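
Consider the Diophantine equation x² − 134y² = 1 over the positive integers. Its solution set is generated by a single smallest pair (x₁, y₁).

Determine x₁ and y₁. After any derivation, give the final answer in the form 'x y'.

√134 → a₀=11, period (1,1,2,1,3,…,1,1,22); ℓ=14 even so k=13
k=0  a_k=11  p_k/q_k = 11/1
…
k=3  a_k=2  p_k/q_k = 58/5
…
k=5  a_k=3  p_k/q_k = 301/26
…
k=7  a_k=10  p_k/q_k = 4121/356
k=8  a_k=1  p_k/q_k = 4503/389
…
k=11  a_k=2  p_k/q_k = 61896/5347
k=12  a_k=1  p_k/q_k = 84029/7259
k=13  a_k=1  p_k/q_k = 145925/12606
→ (145925, 12606).  Check: 145925²=21294105625, 134·12606²=21294105624, difference 1.

145925 12606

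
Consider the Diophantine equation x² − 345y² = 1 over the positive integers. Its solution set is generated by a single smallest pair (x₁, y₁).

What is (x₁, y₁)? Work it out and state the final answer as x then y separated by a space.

√345 → a₀=18, period (1,1,2,1,6,1,2,1,1,36); ℓ=10 even so k=9
k=0  a_k=18  p_k/q_k = 18/1
…
k=2  a_k=1  p_k/q_k = 37/2
…
k=4  a_k=1  p_k/q_k = 130/7
…
k=6  a_k=1  p_k/q_k = 1003/54
…
k=8  a_k=1  p_k/q_k = 3882/209
k=9  a_k=1  p_k/q_k = 6761/364
(x₁, y₁) = (6761, 364);  6761² − 345·364² = 1 ✓

6761 364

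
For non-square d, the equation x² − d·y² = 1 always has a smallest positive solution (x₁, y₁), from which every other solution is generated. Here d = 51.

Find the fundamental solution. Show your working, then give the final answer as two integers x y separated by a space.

50 7

[7; 7,14] for √51; ℓ=2 ⇒ convergent index 1
k=0  a_k=7  p_k/q_k = 7/1
k=1  a_k=7  p_k/q_k = 50/7
→ (50, 7).  Check: 50²=2500, 51·7²=2499, difference 1.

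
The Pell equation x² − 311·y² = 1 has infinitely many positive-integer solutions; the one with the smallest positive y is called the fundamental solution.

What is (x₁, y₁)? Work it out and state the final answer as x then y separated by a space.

16883880 957397

√311 = [17; 1,1,1,2,1,…,1,1,34, …], period ℓ=16 (even) → k=15
step 0: (17, 1)  from 17·(1,0) + (0,1)
step 1: (18, 1)  from 1·(17,1) + (1,0)
…
step 3: (53, 3)  from 1·(35,2) + (18,1)
…
step 6: (1305, 74)  from 6·(194,11) + (141,8)
step 7: (4109, 233)  from 3·(1305,74) + (194,11)
…
step 9: (217583, 12338)  from 3·(71158,4035) + (4109,233)
…
step 12: (4565134, 258865)  from 2·(1594239,90401) + (1376656,78063)
step 13: (6159373, 349266)  from 1·(4565134,258865) + (1594239,90401)
step 14: (10724507, 608131)  from 1·(6159373,349266) + (4565134,258865)
step 15: (16883880, 957397)  from 1·(10724507,608131) + (6159373,349266)
→ (16883880, 957397).  Check: 16883880²=285065403854400, 311·957397²=285065403854399, difference 1.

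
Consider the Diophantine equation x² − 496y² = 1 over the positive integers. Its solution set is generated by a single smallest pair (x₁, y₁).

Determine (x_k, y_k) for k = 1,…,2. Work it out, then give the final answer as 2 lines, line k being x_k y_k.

√496 → a₀=22, period (3,1,2,4,1,…,1,3,44); ℓ=16 even so k=15
a_0=22:  p_0=22·1+0=22,  q_0=22·0+1=1
a_1=3:  p_1=3·22+1=67,  q_1=3·1+0=3
a_2=1:  p_2=1·67+22=89,  q_2=1·3+1=4
a_3=2:  p_3=2·89+67=245,  q_3=2·4+3=11
a_4=4:  p_4=4·245+89=1069,  q_4=4·11+4=48
a_5=1:  p_5=1·1069+245=1314,  q_5=1·48+11=59
a_6=1:  p_6=1·1314+1069=2383,  q_6=1·59+48=107
a_7=2:  p_7=2·2383+1314=6080,  q_7=2·107+59=273
…
a_11=1:  p_11=1·49709+35166=84875,  q_11=1·2232+1579=3811
a_12=4:  p_12=4·84875+49709=389209,  q_12=4·3811+2232=17476
…
a_14=1:  p_14=1·863293+389209=1252502,  q_14=1·38763+17476=56239
a_15=3:  p_15=3·1252502+863293=4620799,  q_15=3·56239+38763=207480
fundamental: x₁=4620799, y₁=207480  (since 21351783398401 − 496·43047950400 = 1)
k=2:  x_2 = 4620799·4620799+496·207480·207480 = 42703566796801,  y_2 = 4620799·207480+207480·4620799 = 1917446753040

4620799 207480
42703566796801 1917446753040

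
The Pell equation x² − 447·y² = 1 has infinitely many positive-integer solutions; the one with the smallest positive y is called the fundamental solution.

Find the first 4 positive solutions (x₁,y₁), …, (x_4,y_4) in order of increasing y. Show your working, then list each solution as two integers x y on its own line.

148 7
43807 2072
12966724 613305
3838106497 181536208

√447 = [21; 7,42, …], period ℓ=2 (even) → k=1
a_0=21:  p_0=21·1+0=21,  q_0=21·0+1=1
a_1=7:  p_1=7·21+1=148,  q_1=7·1+0=7
(x₁, y₁) = (148, 7);  148² − 447·7² = 1 ✓
(x_2, y_2) = (148·148 + 447·7·7, 148·7 + 7·148) = (43807, 2072)
(x_3, y_3) = (148·43807 + 447·7·2072, 148·2072 + 7·43807) = (12966724, 613305)
(x_4, y_4) = (148·12966724 + 447·7·613305, 148·613305 + 7·12966724) = (3838106497, 181536208)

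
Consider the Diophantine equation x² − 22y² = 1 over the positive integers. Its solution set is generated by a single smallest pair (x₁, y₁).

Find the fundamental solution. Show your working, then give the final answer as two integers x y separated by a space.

197 42

d=22: √d = [4; 1,2,4,2,1,8] (ℓ=6, even), read p_5/q_5
i=0: a=4 ⇒ p=4, q=1
i=1: a=1 ⇒ p=5, q=1
…
i=3: a=4 ⇒ p=61, q=13
i=4: a=2 ⇒ p=136, q=29
i=5: a=1 ⇒ p=197, q=42
(x₁, y₁) = (197, 42);  197² − 22·42² = 1 ✓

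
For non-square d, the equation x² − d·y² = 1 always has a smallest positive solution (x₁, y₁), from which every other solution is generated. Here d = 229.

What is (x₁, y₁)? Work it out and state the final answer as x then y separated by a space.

√229 → a₀=15, period (7,1,1,7,30); ℓ=5 odd so k=9
i=0: a=15 ⇒ p=15, q=1
i=1: a=7 ⇒ p=106, q=7
i=2: a=1 ⇒ p=121, q=8
i=3: a=1 ⇒ p=227, q=15
i=4: a=7 ⇒ p=1710, q=113
…
i=6: a=7 ⇒ p=362399, q=23948
…
i=8: a=1 ⇒ p=776325, q=51301
i=9: a=7 ⇒ p=5848201, q=386460
→ (5848201, 386460).  Check: 5848201²=34201454936401, 229·386460²=34201454936400, difference 1.

5848201 386460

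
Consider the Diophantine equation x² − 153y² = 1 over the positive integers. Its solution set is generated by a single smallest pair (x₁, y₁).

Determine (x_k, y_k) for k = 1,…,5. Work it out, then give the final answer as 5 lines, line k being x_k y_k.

d=153: √d = [12; 2,1,2,2,2,1,2,24] (ℓ=8, even), read p_7/q_7
step 0: (12, 1)  from 12·(1,0) + (0,1)
step 1: (25, 2)  from 2·(12,1) + (1,0)
step 2: (37, 3)  from 1·(25,2) + (12,1)
step 3: (99, 8)  from 2·(37,3) + (25,2)
step 4: (235, 19)  from 2·(99,8) + (37,3)
step 5: (569, 46)  from 2·(235,19) + (99,8)
step 6: (804, 65)  from 1·(569,46) + (235,19)
step 7: (2177, 176)  from 2·(804,65) + (569,46)
fundamental: x₁=2177, y₁=176  (since 4739329 − 153·30976 = 1)
k=2:  x_2 = 2177·2177+153·176·176 = 9478657,  y_2 = 2177·176+176·2177 = 766304
k=3:  x_3 = 2177·9478657+153·176·766304 = 41270070401,  y_3 = 2177·766304+176·9478657 = 3336487440
k=4:  x_4 = 2177·41270070401+153·176·3336487440 = 179689877047297,  y_4 = 2177·3336487440+176·41270070401 = 14527065547456
k=5:  x_5 = 2177·179689877047297+153·176·14527065547456 = 782369683393860737,  y_5 = 2177·14527065547456+176·179689877047297 = 63250840057135984

2177 176
9478657 766304
41270070401 3336487440
179689877047297 14527065547456
782369683393860737 63250840057135984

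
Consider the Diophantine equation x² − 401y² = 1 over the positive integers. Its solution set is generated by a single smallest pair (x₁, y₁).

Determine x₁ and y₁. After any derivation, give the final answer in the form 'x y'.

d=401: √d = [20; 40] (ℓ=1, odd), read p_1/q_1
k=0  a_k=20  p_k/q_k = 20/1
k=1  a_k=40  p_k/q_k = 801/40
(x₁, y₁) = (801, 40);  801² − 401·40² = 1 ✓

801 40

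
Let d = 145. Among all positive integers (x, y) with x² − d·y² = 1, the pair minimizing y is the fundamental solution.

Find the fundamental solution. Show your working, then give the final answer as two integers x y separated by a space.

289 24

√145 → a₀=12, period (24); ℓ=1 odd so k=1
a_0=12:  p_0=12·1+0=12,  q_0=12·0+1=1
a_1=24:  p_1=24·12+1=289,  q_1=24·1+0=24
(x₁, y₁) = (289, 24);  289² − 145·24² = 1 ✓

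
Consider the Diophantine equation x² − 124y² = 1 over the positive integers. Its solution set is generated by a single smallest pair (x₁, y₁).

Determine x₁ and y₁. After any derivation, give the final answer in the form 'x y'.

d=124: √d = [11; 7,2,1,1,1,…,2,7,22] (ℓ=16, even), read p_15/q_15
i=0: a=11 ⇒ p=11, q=1
i=1: a=7 ⇒ p=78, q=7
i=2: a=2 ⇒ p=167, q=15
i=3: a=1 ⇒ p=245, q=22
i=4: a=1 ⇒ p=412, q=37
i=5: a=1 ⇒ p=657, q=59
i=6: a=3 ⇒ p=2383, q=214
i=7: a=1 ⇒ p=3040, q=273
i=8: a=4 ⇒ p=14543, q=1306
i=9: a=1 ⇒ p=17583, q=1579
i=10: a=3 ⇒ p=67292, q=6043
…
i=12: a=1 ⇒ p=152167, q=13665
i=13: a=1 ⇒ p=237042, q=21287
i=14: a=2 ⇒ p=626251, q=56239
i=15: a=7 ⇒ p=4620799, q=414960
fundamental: x₁=4620799, y₁=414960  (since 21351783398401 − 124·172191801600 = 1)

4620799 414960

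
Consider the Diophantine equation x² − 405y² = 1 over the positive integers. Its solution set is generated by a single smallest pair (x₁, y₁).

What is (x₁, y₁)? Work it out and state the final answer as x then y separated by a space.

√405 = [20; 8,40, …], period ℓ=2 (even) → k=1
a_0=20:  p_0=20·1+0=20,  q_0=20·0+1=1
a_1=8:  p_1=8·20+1=161,  q_1=8·1+0=8
(x₁, y₁) = (161, 8);  161² − 405·8² = 1 ✓

161 8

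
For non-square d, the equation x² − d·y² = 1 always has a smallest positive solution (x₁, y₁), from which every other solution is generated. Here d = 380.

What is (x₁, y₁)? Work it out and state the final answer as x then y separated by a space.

d=380: √d = [19; 2,38] (ℓ=2, even), read p_1/q_1
a_0=19:  p_0=19·1+0=19,  q_0=19·0+1=1
a_1=2:  p_1=2·19+1=39,  q_1=2·1+0=2
→ (39, 2).  Check: 39²=1521, 380·2²=1520, difference 1.

39 2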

EXERCISE PROMPT. Through the line that holds "The Pell equation x² − 311·y²", repeat the material above exactly, starting at its first line.

EXERCISE ANSWER.
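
Consider the Diophantine equation x² − 134y² = 1 over the positive integers. Its solution set is generated by a single smallest pair (x₁, y₁).

Determine x₁ and y₁. After any derivation, give the final answer in the form 'x y'.

√134 → a₀=11, period (1,1,2,1,3,…,1,1,22); ℓ=14 even so k=13
k=0  a_k=11  p_k/q_k = 11/1
…
k=3  a_k=2  p_k/q_k = 58/5
…
k=5  a_k=3  p_k/q_k = 301/26
…
k=7  a_k=10  p_k/q_k = 4121/356
k=8  a_k=1  p_k/q_k = 4503/389
…
k=11  a_k=2  p_k/q_k = 61896/5347
k=12  a_k=1  p_k/q_k = 84029/7259
k=13  a_k=1  p_k/q_k = 145925/12606
→ (145925, 12606).  Check: 145925²=21294105625, 134·12606²=21294105624, difference 1.

145925 12606

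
Consider the Diophantine equation x² − 345y² = 1 over the positive integers. Its solution set is generated by a single smallest pair (x₁, y₁).

What is (x₁, y₁)? Work it out and state the final answer as x then y separated by a space.

√345 → a₀=18, period (1,1,2,1,6,1,2,1,1,36); ℓ=10 even so k=9
k=0  a_k=18  p_k/q_k = 18/1
…
k=2  a_k=1  p_k/q_k = 37/2
…
k=4  a_k=1  p_k/q_k = 130/7
…
k=6  a_k=1  p_k/q_k = 1003/54
…
k=8  a_k=1  p_k/q_k = 3882/209
k=9  a_k=1  p_k/q_k = 6761/364
(x₁, y₁) = (6761, 364);  6761² − 345·364² = 1 ✓

6761 364

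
For non-square d, the equation x² − d·y² = 1 always has a smallest positive solution (x₁, y₁), from which every other solution is generated. Here d = 51.

Find the fundamental solution. Show your working, then give the final answer as two integers x y separated by a space.

50 7

[7; 7,14] for √51; ℓ=2 ⇒ convergent index 1
k=0  a_k=7  p_k/q_k = 7/1
k=1  a_k=7  p_k/q_k = 50/7
→ (50, 7).  Check: 50²=2500, 51·7²=2499, difference 1.

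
The Pell equation x² − 311·y² = 1 has infinitely many positive-integer solutions; the one with the smallest positive y is called the fundamental solution.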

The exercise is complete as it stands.